• [The problem] Output only the stretch of the listing that starts at the line containing "What is 443" and ends at the line containing "Answer: -31179/216014492 +", reproduced exactly with both ends.

• [Data for this task]
'''
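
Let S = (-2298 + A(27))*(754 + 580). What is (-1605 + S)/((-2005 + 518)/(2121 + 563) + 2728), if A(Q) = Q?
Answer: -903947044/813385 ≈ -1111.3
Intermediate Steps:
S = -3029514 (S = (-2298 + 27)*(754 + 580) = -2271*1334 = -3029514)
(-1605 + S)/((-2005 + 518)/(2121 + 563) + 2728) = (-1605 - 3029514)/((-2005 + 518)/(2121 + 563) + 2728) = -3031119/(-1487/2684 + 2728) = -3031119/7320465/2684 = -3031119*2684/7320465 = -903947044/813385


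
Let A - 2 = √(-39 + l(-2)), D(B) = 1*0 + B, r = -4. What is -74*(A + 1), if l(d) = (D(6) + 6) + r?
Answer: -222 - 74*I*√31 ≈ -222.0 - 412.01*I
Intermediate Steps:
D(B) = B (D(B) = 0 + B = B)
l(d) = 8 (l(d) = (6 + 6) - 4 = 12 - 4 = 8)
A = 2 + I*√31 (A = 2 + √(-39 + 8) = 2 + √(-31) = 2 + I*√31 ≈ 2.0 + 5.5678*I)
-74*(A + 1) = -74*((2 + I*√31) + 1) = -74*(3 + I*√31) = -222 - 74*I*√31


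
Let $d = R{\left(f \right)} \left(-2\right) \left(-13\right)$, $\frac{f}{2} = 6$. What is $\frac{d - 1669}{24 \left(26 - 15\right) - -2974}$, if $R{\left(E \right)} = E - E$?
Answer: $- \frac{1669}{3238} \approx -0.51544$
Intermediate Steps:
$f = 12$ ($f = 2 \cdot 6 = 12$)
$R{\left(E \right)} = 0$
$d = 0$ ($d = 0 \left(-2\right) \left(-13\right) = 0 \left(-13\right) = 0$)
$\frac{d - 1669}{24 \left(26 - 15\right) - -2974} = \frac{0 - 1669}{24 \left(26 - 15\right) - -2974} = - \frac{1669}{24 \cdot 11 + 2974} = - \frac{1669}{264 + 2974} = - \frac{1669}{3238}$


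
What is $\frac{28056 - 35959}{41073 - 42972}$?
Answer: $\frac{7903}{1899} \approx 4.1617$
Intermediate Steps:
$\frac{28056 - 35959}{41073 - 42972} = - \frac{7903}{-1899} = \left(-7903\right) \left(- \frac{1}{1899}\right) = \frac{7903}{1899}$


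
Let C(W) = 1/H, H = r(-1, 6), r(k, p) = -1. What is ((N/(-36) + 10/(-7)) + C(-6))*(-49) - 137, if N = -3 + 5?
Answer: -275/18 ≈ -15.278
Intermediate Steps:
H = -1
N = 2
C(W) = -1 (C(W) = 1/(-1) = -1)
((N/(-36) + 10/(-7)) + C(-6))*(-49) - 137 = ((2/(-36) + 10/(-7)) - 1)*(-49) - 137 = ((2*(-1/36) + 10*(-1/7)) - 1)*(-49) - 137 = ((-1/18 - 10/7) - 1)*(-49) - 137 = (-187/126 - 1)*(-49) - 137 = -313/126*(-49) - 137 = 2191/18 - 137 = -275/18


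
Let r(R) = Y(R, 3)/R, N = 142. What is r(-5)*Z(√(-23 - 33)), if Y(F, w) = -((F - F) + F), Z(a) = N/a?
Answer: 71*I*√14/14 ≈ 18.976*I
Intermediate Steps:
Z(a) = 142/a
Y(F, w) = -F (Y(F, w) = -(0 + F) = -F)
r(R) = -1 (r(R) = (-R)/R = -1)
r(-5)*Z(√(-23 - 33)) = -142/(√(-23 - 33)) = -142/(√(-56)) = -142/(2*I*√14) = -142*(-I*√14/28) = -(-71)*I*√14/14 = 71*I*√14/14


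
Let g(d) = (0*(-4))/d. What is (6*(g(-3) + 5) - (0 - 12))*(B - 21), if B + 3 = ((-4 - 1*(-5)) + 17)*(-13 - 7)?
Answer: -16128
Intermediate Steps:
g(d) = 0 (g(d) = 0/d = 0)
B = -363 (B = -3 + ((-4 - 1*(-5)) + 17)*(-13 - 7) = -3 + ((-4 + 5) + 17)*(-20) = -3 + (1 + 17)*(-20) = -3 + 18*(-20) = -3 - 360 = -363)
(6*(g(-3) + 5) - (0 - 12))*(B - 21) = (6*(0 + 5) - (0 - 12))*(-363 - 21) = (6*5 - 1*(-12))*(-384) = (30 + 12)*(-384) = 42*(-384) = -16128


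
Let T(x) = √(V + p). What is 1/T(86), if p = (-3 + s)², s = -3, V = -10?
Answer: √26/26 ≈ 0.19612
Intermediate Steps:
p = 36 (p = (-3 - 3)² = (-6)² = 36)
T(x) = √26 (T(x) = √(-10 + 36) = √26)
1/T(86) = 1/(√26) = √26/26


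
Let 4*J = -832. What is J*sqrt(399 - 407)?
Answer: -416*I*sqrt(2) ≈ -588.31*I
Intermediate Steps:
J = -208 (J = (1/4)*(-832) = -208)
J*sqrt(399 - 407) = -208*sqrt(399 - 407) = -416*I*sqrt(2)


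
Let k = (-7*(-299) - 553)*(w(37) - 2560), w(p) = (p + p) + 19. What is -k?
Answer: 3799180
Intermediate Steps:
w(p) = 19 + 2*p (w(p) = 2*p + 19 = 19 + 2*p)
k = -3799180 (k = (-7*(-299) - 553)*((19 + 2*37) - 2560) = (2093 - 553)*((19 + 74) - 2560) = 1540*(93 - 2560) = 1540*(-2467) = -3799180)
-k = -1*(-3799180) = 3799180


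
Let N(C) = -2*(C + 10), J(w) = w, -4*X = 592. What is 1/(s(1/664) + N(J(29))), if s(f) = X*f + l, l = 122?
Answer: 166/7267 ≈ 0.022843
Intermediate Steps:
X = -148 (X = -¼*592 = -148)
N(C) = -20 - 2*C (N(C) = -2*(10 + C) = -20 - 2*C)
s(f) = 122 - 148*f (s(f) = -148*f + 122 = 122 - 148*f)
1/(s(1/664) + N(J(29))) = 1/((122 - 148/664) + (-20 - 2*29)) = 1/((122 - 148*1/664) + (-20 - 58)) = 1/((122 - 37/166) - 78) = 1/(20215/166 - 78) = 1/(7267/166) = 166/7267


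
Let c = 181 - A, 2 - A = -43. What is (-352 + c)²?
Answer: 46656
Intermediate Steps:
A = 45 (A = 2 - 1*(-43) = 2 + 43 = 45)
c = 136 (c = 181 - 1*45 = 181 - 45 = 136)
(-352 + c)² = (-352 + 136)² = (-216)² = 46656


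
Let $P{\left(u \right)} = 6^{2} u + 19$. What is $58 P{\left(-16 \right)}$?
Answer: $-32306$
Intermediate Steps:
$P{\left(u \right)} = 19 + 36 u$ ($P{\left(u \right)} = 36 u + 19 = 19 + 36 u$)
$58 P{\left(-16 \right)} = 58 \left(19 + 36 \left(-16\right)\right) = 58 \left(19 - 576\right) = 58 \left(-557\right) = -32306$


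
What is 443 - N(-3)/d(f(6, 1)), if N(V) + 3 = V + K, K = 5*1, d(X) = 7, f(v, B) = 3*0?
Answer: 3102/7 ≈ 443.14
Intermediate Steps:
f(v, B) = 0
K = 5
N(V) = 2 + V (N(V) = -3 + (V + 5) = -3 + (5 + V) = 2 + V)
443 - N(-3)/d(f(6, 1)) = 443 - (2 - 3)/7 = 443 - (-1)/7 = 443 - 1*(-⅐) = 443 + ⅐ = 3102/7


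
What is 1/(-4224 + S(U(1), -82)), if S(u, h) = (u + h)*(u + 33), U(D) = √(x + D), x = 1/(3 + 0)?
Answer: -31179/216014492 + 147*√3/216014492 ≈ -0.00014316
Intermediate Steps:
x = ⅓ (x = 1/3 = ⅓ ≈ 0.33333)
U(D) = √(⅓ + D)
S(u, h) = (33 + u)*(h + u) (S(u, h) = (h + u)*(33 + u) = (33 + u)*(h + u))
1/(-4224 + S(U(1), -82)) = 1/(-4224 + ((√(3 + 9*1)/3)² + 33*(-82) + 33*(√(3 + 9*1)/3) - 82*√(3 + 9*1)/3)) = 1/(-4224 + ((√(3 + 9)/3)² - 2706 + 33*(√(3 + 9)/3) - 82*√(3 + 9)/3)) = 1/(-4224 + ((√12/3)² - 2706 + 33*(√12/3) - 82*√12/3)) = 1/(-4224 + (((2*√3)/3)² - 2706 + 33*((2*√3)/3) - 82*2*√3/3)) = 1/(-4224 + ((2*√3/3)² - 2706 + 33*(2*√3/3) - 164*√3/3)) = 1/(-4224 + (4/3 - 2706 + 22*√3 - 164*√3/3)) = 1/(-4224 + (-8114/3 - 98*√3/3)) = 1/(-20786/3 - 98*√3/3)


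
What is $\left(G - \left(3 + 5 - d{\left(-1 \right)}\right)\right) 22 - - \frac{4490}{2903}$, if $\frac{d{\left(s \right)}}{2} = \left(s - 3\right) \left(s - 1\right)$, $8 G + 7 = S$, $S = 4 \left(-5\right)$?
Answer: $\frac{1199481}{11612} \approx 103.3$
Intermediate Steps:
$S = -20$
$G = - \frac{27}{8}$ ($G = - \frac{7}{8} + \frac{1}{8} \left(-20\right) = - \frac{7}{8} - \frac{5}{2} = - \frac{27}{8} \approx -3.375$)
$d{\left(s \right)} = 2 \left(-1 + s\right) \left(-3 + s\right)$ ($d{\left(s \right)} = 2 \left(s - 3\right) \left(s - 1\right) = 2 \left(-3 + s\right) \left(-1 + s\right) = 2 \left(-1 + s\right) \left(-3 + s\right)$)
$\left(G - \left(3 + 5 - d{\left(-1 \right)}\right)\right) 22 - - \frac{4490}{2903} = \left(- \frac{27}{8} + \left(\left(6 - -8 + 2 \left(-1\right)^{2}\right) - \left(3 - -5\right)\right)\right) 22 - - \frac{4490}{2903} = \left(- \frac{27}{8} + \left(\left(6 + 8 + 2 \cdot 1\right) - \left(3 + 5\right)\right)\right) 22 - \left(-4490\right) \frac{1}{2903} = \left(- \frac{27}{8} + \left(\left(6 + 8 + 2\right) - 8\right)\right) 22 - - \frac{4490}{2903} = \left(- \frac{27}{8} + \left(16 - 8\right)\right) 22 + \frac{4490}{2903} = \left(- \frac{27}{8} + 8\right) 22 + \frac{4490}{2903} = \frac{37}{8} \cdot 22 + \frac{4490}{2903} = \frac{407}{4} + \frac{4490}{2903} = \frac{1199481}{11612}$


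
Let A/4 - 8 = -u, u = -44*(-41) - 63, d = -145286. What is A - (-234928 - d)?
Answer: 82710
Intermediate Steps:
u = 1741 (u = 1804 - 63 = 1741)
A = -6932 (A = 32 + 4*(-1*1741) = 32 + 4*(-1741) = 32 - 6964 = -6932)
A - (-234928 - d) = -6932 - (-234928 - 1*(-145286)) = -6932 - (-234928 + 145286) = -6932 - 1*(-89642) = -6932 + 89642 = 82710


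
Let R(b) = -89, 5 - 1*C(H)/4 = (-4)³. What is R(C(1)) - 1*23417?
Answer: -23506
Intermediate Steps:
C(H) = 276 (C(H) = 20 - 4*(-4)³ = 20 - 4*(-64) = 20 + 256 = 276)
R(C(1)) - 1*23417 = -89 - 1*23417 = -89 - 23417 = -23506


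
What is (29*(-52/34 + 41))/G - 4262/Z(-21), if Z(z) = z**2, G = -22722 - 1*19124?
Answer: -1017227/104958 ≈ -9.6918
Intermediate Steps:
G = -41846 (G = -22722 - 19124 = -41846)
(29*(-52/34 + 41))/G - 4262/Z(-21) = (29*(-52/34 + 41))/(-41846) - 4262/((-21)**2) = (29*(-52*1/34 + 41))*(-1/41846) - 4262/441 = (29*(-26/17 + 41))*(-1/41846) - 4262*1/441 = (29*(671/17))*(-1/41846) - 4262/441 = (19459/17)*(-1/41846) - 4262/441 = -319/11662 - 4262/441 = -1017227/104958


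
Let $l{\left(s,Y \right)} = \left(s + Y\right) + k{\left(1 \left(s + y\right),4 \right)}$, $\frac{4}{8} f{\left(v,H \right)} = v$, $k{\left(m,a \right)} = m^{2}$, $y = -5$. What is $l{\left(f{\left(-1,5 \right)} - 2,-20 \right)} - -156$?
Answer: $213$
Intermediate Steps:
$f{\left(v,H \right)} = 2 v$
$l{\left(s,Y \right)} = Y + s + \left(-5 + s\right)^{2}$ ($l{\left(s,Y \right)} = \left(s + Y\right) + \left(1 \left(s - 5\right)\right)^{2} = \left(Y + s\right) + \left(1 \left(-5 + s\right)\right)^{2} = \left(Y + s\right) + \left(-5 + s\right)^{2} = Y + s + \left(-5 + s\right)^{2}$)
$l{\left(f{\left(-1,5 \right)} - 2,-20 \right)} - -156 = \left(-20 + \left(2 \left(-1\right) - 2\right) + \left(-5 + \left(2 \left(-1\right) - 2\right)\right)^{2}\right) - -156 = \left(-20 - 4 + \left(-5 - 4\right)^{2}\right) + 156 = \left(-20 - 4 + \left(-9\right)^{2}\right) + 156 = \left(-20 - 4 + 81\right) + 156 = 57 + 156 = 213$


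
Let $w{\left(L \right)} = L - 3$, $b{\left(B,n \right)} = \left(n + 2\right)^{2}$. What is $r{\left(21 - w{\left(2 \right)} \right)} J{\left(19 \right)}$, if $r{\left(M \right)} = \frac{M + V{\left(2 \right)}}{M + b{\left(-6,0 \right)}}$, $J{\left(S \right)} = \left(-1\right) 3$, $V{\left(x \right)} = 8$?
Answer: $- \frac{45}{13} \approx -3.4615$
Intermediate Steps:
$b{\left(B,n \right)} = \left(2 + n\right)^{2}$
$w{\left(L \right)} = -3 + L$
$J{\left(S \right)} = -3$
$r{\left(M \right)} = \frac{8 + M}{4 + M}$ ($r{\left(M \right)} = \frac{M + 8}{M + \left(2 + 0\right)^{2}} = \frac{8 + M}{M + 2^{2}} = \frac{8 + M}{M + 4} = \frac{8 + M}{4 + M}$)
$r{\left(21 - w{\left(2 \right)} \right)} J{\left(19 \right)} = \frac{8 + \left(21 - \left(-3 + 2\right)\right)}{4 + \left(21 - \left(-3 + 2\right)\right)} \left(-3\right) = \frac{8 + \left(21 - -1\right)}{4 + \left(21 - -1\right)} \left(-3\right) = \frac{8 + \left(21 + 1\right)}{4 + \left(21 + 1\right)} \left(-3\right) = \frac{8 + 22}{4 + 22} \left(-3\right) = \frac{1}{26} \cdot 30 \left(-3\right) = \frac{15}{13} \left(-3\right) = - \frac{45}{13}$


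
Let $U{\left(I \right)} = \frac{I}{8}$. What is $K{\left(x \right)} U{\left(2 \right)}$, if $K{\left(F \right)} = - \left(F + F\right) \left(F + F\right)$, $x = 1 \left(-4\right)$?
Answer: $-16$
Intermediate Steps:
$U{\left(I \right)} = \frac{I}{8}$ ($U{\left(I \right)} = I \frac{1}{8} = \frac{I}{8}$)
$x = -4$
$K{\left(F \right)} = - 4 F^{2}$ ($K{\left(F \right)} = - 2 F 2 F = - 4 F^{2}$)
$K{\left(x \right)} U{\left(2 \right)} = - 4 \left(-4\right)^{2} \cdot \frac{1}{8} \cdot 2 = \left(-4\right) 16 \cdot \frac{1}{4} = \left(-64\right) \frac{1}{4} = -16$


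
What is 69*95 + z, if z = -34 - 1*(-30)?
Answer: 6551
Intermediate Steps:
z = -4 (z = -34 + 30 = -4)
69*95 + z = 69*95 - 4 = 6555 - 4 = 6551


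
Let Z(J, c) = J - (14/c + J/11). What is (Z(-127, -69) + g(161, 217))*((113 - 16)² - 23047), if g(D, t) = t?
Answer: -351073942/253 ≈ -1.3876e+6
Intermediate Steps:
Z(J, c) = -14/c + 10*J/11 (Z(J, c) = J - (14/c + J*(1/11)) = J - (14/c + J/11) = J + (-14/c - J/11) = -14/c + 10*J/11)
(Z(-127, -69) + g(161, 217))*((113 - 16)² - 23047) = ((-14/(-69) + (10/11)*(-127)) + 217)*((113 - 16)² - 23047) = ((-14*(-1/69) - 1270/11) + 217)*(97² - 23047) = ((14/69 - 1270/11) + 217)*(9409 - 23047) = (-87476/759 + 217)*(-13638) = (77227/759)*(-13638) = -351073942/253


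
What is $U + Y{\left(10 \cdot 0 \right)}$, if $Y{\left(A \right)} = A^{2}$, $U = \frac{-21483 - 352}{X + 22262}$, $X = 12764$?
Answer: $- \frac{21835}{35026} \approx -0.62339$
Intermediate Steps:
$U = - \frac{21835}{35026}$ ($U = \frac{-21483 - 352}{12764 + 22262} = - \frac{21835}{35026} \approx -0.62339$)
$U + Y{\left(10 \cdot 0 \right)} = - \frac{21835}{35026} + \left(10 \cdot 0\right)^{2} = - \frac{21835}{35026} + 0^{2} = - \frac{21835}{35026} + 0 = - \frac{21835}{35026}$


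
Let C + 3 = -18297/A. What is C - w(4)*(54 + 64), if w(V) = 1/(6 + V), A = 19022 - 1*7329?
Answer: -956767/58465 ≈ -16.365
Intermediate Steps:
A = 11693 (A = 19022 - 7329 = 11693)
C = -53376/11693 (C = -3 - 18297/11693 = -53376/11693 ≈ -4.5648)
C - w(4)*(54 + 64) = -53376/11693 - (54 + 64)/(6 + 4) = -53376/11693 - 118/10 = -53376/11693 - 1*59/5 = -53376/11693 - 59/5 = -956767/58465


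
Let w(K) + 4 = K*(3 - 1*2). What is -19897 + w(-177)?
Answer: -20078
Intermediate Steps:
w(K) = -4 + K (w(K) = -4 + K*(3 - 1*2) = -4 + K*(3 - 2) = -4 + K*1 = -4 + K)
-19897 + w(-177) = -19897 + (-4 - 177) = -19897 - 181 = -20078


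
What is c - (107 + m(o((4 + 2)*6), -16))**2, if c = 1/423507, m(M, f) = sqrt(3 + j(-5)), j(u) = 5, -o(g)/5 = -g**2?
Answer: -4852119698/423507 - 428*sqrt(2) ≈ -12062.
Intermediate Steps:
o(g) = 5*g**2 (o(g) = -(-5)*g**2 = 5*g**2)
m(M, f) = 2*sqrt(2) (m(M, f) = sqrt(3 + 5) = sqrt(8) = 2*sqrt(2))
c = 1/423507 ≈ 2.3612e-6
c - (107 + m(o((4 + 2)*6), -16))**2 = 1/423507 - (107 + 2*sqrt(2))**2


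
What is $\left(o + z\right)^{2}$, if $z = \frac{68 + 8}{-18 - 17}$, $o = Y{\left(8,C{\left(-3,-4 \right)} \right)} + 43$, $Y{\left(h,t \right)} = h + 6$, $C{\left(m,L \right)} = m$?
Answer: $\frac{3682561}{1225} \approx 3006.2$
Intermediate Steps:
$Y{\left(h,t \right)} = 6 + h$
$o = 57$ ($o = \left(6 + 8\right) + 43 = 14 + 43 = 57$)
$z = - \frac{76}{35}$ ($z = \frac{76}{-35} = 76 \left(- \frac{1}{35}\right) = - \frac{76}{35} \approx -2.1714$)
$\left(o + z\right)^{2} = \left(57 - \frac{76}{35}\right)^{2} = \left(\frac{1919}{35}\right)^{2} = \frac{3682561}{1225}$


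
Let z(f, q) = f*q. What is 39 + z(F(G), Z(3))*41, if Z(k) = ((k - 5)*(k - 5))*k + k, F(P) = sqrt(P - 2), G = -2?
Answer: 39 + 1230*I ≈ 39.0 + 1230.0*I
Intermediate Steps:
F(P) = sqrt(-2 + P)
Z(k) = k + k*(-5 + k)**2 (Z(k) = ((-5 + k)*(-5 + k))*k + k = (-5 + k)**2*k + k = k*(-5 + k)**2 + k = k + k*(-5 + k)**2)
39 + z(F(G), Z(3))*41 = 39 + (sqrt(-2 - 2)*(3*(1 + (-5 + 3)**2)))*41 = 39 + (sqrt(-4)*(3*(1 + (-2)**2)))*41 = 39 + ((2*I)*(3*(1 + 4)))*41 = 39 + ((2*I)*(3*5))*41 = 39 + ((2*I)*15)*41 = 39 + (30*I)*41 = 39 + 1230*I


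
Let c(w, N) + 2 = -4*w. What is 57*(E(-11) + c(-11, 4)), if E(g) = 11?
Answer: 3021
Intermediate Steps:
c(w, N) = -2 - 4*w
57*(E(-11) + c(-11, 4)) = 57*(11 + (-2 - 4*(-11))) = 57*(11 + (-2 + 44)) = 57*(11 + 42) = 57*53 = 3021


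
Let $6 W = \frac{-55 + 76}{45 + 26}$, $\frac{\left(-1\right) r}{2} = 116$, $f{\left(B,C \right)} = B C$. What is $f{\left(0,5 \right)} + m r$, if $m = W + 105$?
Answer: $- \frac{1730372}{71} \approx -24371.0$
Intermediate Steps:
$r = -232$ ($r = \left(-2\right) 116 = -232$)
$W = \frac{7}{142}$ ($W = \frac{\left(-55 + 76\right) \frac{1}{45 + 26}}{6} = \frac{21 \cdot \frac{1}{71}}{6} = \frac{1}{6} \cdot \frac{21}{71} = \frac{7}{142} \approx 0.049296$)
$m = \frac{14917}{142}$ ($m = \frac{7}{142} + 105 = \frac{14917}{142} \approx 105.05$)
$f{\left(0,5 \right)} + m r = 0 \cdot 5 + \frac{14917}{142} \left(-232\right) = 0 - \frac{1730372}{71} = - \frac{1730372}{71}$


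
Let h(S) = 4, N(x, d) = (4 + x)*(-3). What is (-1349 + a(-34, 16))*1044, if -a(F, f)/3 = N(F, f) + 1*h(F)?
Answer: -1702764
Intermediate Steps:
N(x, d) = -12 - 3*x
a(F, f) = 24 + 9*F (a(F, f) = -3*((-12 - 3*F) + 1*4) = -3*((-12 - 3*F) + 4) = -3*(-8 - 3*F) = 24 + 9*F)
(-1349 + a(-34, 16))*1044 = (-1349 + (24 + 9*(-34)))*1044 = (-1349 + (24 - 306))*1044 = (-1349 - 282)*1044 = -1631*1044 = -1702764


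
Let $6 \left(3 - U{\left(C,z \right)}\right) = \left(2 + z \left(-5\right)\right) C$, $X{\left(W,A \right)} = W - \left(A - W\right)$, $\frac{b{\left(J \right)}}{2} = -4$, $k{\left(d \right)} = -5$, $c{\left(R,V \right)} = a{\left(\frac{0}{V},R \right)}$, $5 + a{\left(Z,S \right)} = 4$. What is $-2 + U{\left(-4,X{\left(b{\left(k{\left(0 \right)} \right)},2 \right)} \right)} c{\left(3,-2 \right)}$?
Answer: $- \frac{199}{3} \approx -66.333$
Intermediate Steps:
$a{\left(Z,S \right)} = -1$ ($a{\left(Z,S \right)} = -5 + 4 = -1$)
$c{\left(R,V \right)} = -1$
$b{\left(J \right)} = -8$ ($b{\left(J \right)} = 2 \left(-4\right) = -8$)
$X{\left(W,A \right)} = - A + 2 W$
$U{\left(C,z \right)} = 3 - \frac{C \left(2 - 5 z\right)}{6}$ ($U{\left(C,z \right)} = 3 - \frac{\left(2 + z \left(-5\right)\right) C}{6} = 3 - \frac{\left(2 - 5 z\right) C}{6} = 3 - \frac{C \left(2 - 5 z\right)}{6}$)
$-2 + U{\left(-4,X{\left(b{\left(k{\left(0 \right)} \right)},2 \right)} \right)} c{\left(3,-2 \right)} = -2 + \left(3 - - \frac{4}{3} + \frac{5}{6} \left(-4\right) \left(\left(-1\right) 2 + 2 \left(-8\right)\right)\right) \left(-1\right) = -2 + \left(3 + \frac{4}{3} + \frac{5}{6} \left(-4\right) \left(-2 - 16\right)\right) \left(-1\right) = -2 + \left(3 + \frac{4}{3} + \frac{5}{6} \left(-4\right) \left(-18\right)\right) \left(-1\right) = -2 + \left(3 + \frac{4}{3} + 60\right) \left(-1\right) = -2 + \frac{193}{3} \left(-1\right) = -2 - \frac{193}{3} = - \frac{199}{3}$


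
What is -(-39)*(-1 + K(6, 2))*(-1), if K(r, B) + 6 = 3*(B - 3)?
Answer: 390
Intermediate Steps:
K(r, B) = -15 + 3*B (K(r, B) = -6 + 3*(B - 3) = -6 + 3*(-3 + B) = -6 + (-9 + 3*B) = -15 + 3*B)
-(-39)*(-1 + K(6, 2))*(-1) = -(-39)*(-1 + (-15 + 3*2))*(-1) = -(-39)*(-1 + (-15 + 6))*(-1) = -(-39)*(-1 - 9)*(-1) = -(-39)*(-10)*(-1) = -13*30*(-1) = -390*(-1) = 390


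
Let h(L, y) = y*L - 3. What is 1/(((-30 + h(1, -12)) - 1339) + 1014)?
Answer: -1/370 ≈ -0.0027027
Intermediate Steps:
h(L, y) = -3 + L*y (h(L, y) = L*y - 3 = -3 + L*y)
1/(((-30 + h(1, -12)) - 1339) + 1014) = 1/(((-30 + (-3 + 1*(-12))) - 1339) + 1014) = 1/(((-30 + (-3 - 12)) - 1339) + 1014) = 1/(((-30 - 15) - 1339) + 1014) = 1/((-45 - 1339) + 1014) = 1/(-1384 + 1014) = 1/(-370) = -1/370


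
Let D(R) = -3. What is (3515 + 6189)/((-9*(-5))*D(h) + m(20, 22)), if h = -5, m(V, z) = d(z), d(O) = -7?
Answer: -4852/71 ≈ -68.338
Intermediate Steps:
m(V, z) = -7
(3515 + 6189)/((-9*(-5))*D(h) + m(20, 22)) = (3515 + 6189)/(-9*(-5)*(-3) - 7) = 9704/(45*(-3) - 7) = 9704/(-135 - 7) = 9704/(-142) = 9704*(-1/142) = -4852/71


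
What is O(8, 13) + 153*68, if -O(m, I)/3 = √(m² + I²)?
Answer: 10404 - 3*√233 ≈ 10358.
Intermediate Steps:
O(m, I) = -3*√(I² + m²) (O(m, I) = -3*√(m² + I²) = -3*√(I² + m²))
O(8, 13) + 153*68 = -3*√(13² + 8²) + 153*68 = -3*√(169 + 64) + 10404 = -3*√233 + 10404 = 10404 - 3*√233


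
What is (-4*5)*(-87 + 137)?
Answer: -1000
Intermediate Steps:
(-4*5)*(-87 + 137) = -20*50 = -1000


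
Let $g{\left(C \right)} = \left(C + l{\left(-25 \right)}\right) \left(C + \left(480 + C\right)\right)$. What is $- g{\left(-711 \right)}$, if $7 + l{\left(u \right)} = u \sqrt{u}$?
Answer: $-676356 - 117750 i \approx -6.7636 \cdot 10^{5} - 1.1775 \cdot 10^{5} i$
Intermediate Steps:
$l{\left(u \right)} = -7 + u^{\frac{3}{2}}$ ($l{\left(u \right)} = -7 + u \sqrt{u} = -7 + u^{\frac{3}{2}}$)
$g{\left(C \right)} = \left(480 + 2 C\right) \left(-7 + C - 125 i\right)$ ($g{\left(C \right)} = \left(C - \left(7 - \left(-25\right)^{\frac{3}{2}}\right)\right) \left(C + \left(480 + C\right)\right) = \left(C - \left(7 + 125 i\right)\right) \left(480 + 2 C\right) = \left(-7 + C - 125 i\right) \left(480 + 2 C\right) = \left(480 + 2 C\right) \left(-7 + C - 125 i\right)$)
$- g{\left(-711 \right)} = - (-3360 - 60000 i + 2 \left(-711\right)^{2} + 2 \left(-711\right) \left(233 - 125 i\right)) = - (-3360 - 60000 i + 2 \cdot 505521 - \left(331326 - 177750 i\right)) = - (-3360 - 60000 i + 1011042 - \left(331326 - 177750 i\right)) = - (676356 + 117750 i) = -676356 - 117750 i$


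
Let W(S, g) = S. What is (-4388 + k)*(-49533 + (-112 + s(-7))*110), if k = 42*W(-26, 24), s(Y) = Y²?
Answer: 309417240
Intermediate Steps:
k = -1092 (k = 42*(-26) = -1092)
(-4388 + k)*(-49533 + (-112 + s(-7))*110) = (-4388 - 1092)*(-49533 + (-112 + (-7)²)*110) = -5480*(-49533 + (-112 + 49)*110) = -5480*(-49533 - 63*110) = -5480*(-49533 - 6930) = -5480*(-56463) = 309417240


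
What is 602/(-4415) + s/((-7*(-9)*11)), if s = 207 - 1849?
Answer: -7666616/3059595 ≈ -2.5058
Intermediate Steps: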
'''
• [Output for this exercise]
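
What is 443 - N(-3)/d(f(6, 1)), if N(V) + 3 = V + K, K = 5*1, d(X) = 7, f(v, B) = 3*0?
Answer: 3102/7 ≈ 443.14
Intermediate Steps:
f(v, B) = 0
K = 5
N(V) = 2 + V (N(V) = -3 + (V + 5) = -3 + (5 + V) = 2 + V)
443 - N(-3)/d(f(6, 1)) = 443 - (2 - 3)/7 = 443 - (-1)/7 = 443 - 1*(-⅐) = 443 + ⅐ = 3102/7


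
What is 1/(-4224 + S(U(1), -82)), if S(u, h) = (u + h)*(u + 33), U(D) = √(x + D), x = 1/(3 + 0)?
Answer: -31179/216014492 + 147*√3/216014492 ≈ -0.00014316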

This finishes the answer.